Excerpted data
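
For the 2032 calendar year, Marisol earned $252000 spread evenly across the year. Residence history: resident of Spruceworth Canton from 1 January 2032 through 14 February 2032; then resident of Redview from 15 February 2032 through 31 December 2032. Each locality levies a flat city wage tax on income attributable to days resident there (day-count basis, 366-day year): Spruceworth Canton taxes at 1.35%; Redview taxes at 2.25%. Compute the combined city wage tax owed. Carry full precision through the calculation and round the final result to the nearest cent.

Spruceworth Canton, 1 January – 14 February 2032: 45 days → $252000 × 1.35% × 45/366 = $418.2787
Redview, 15 February – 31 December 2032: 321 days → $252000 × 2.25% × 321/366 = $4972.8689
Total = $5391.1475

$5391.15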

Task details
Copy out all of the material, word for word.

Output of the exercise
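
For the 2032 calendar year, Marisol earned $252000 spread evenly across the year. Residence history: resident of Spruceworth Canton from 1 January 2032 through 14 February 2032; then resident of Redview from 15 February 2032 through 31 December 2032. Each locality levies a flat city wage tax on income attributable to days resident there (day-count basis, 366-day year): Spruceworth Canton taxes at 1.35%; Redview taxes at 2.25%. Compute the combined city wage tax owed. Carry full precision through the calculation and round the final result to the nearest cent.

Spruceworth Canton, 1 January – 14 February 2032: 45 days → $252000 × 1.35% × 45/366 = $418.2787
Redview, 15 February – 31 December 2032: 321 days → $252000 × 2.25% × 321/366 = $4972.8689
Total = $5391.1475

$5391.15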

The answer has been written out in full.